ASSIGNMENT
Every record must be retyped exactly as it reads.

*** MATERIAL SUPPLIED ***

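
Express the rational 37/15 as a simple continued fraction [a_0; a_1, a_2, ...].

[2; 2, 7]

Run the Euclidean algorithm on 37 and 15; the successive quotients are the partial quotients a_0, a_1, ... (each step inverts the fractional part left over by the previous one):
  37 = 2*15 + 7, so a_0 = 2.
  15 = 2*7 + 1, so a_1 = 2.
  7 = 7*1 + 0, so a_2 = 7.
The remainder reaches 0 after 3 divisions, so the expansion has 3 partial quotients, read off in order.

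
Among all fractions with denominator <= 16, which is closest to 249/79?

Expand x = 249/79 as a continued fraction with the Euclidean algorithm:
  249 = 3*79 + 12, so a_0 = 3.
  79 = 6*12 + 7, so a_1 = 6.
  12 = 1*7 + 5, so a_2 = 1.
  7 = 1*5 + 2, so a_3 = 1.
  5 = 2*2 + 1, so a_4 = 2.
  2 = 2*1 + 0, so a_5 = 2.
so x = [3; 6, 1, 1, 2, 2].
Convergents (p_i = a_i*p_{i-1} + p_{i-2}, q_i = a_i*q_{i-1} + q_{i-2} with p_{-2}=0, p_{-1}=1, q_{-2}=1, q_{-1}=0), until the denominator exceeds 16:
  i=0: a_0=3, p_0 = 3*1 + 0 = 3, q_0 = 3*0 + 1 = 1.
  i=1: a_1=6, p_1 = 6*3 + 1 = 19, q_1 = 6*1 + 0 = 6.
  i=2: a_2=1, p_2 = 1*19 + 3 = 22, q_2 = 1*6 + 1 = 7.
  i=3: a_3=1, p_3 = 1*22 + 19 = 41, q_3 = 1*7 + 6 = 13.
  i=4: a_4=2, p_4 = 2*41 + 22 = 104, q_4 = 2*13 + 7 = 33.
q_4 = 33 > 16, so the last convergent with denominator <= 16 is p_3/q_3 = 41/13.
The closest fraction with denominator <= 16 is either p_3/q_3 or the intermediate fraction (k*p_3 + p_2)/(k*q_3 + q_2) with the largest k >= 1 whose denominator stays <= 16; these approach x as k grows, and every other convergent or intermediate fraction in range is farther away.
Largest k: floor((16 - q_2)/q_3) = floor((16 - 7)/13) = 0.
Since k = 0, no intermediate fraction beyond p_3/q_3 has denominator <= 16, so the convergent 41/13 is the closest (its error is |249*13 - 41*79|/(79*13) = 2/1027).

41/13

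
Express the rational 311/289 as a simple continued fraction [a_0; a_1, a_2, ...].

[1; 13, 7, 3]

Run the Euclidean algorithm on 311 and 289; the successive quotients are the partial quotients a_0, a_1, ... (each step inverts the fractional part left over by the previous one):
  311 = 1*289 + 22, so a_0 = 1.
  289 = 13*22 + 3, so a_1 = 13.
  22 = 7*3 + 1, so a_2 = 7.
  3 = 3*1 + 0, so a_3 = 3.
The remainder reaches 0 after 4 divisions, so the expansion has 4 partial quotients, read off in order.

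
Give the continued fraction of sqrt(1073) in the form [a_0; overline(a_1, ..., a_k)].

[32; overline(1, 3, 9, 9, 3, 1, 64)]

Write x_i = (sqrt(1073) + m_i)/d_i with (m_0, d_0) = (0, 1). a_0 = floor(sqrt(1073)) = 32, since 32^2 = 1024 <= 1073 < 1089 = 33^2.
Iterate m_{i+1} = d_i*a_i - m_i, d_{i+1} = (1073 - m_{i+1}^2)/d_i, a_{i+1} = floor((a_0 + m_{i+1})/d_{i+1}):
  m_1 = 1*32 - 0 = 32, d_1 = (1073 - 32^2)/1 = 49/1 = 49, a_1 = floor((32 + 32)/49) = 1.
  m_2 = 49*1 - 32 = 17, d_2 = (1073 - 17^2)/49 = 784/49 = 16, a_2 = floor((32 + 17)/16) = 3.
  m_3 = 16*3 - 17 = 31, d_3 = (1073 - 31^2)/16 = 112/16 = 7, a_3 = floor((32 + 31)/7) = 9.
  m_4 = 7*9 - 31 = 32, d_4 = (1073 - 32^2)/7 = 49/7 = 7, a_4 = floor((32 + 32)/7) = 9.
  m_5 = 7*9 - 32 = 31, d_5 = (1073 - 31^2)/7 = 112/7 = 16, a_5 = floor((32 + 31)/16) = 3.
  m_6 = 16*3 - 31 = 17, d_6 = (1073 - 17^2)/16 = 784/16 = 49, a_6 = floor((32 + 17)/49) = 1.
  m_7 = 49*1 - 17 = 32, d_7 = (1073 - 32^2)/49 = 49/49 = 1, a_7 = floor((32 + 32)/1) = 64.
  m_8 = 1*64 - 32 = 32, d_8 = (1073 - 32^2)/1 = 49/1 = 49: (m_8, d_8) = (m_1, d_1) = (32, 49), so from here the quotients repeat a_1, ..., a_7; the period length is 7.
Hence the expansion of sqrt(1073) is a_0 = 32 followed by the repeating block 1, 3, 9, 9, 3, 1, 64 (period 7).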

***

EXERCISE SOLUTION
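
Express the rational 37/15 as a simple continued fraction [a_0; a_1, a_2, ...].

[2; 2, 7]

Run the Euclidean algorithm on 37 and 15; the successive quotients are the partial quotients a_0, a_1, ... (each step inverts the fractional part left over by the previous one):
  37 = 2*15 + 7, so a_0 = 2.
  15 = 2*7 + 1, so a_1 = 2.
  7 = 7*1 + 0, so a_2 = 7.
The remainder reaches 0 after 3 divisions, so the expansion has 3 partial quotients, read off in order.

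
Among all fractions with denominator <= 16, which is closest to 249/79?

Expand x = 249/79 as a continued fraction with the Euclidean algorithm:
  249 = 3*79 + 12, so a_0 = 3.
  79 = 6*12 + 7, so a_1 = 6.
  12 = 1*7 + 5, so a_2 = 1.
  7 = 1*5 + 2, so a_3 = 1.
  5 = 2*2 + 1, so a_4 = 2.
  2 = 2*1 + 0, so a_5 = 2.
so x = [3; 6, 1, 1, 2, 2].
Convergents (p_i = a_i*p_{i-1} + p_{i-2}, q_i = a_i*q_{i-1} + q_{i-2} with p_{-2}=0, p_{-1}=1, q_{-2}=1, q_{-1}=0), until the denominator exceeds 16:
  i=0: a_0=3, p_0 = 3*1 + 0 = 3, q_0 = 3*0 + 1 = 1.
  i=1: a_1=6, p_1 = 6*3 + 1 = 19, q_1 = 6*1 + 0 = 6.
  i=2: a_2=1, p_2 = 1*19 + 3 = 22, q_2 = 1*6 + 1 = 7.
  i=3: a_3=1, p_3 = 1*22 + 19 = 41, q_3 = 1*7 + 6 = 13.
  i=4: a_4=2, p_4 = 2*41 + 22 = 104, q_4 = 2*13 + 7 = 33.
q_4 = 33 > 16, so the last convergent with denominator <= 16 is p_3/q_3 = 41/13.
The closest fraction with denominator <= 16 is either p_3/q_3 or the intermediate fraction (k*p_3 + p_2)/(k*q_3 + q_2) with the largest k >= 1 whose denominator stays <= 16; these approach x as k grows, and every other convergent or intermediate fraction in range is farther away.
Largest k: floor((16 - q_2)/q_3) = floor((16 - 7)/13) = 0.
Since k = 0, no intermediate fraction beyond p_3/q_3 has denominator <= 16, so the convergent 41/13 is the closest (its error is |249*13 - 41*79|/(79*13) = 2/1027).

41/13

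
Express the rational 311/289 as a simple continued fraction [a_0; a_1, a_2, ...].

[1; 13, 7, 3]

Run the Euclidean algorithm on 311 and 289; the successive quotients are the partial quotients a_0, a_1, ... (each step inverts the fractional part left over by the previous one):
  311 = 1*289 + 22, so a_0 = 1.
  289 = 13*22 + 3, so a_1 = 13.
  22 = 7*3 + 1, so a_2 = 7.
  3 = 3*1 + 0, so a_3 = 3.
The remainder reaches 0 after 4 divisions, so the expansion has 4 partial quotients, read off in order.

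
Give the continued fraction of sqrt(1073) in the form [a_0; overline(a_1, ..., a_k)].

[32; overline(1, 3, 9, 9, 3, 1, 64)]

Write x_i = (sqrt(1073) + m_i)/d_i with (m_0, d_0) = (0, 1). a_0 = floor(sqrt(1073)) = 32, since 32^2 = 1024 <= 1073 < 1089 = 33^2.
Iterate m_{i+1} = d_i*a_i - m_i, d_{i+1} = (1073 - m_{i+1}^2)/d_i, a_{i+1} = floor((a_0 + m_{i+1})/d_{i+1}):
  m_1 = 1*32 - 0 = 32, d_1 = (1073 - 32^2)/1 = 49/1 = 49, a_1 = floor((32 + 32)/49) = 1.
  m_2 = 49*1 - 32 = 17, d_2 = (1073 - 17^2)/49 = 784/49 = 16, a_2 = floor((32 + 17)/16) = 3.
  m_3 = 16*3 - 17 = 31, d_3 = (1073 - 31^2)/16 = 112/16 = 7, a_3 = floor((32 + 31)/7) = 9.
  m_4 = 7*9 - 31 = 32, d_4 = (1073 - 32^2)/7 = 49/7 = 7, a_4 = floor((32 + 32)/7) = 9.
  m_5 = 7*9 - 32 = 31, d_5 = (1073 - 31^2)/7 = 112/7 = 16, a_5 = floor((32 + 31)/16) = 3.
  m_6 = 16*3 - 31 = 17, d_6 = (1073 - 17^2)/16 = 784/16 = 49, a_6 = floor((32 + 17)/49) = 1.
  m_7 = 49*1 - 17 = 32, d_7 = (1073 - 32^2)/49 = 49/49 = 1, a_7 = floor((32 + 32)/1) = 64.
  m_8 = 1*64 - 32 = 32, d_8 = (1073 - 32^2)/1 = 49/1 = 49: (m_8, d_8) = (m_1, d_1) = (32, 49), so from here the quotients repeat a_1, ..., a_7; the period length is 7.
Hence the expansion of sqrt(1073) is a_0 = 32 followed by the repeating block 1, 3, 9, 9, 3, 1, 64 (period 7).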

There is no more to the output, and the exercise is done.